━━━━━ Dataset entries ━━━━━
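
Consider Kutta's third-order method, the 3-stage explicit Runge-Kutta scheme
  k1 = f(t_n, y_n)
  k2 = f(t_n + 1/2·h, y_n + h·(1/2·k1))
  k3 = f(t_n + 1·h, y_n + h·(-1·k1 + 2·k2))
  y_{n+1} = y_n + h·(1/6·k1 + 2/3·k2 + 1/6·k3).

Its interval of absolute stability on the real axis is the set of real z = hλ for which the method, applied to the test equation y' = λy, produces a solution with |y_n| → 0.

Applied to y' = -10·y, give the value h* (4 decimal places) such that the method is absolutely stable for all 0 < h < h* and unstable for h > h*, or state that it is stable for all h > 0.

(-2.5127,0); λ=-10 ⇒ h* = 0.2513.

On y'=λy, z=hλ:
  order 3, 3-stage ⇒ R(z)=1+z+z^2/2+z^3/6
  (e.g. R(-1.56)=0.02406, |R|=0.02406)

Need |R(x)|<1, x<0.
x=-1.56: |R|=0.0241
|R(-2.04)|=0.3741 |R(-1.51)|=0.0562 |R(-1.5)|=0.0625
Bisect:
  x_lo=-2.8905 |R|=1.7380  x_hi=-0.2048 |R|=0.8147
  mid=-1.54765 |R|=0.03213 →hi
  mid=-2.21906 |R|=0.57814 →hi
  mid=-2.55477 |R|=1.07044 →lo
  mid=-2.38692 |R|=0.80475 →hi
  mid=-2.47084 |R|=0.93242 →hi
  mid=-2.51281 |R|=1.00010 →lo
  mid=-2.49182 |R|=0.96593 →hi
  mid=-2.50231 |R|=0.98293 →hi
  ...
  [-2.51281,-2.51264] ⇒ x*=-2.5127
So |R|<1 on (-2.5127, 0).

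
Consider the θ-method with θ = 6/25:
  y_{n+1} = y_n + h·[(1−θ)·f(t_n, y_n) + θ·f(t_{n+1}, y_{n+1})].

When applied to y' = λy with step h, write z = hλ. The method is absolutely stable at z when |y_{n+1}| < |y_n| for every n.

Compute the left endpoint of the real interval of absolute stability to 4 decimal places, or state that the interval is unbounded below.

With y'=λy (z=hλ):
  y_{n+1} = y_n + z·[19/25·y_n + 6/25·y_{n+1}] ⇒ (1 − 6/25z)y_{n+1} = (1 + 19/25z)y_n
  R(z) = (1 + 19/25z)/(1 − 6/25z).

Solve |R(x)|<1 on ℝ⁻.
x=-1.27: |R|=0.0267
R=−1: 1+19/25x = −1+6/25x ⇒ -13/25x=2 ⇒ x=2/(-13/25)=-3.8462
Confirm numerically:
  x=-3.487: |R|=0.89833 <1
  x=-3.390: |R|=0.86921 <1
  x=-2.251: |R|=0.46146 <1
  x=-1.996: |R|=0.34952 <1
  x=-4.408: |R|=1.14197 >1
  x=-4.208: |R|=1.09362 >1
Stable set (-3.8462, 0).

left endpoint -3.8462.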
━━━━━
━━━━━ Dataset entries ━━━━━
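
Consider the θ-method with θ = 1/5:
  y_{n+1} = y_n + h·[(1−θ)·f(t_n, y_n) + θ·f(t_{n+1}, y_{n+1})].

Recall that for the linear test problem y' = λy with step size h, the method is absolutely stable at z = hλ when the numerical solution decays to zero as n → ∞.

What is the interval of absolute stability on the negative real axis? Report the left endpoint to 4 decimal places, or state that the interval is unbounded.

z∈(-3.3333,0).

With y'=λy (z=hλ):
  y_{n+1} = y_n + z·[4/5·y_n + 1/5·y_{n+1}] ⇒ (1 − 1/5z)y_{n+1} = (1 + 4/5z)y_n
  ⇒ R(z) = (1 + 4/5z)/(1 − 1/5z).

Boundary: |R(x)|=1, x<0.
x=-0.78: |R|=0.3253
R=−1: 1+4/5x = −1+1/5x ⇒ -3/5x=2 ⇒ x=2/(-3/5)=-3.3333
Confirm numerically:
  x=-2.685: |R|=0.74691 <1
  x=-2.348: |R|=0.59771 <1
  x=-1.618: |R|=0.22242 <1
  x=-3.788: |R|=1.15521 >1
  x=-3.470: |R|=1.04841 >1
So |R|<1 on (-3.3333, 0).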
━━━━━
_Exercise description_
The response should be the listing above, limited to the lines between the one holding "k2 = f(t_n + 1/2·h, y_n + h·(1/2·k1))" and the one holding "Its interval of", inclusive, reproduced exactly.

_Task solution_
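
  k2 = f(t_n + 1/2·h, y_n + h·(1/2·k1))
  k3 = f(t_n + 1·h, y_n + h·(-1·k1 + 2·k2))
  y_{n+1} = y_n + h·(1/6·k1 + 2/3·k2 + 1/6·k3).

Its interval of absolute stability on the real axis is the set of real z = hλ for which the method, applied to the test equation y' = λy, produces a solution with |y_n| → 0.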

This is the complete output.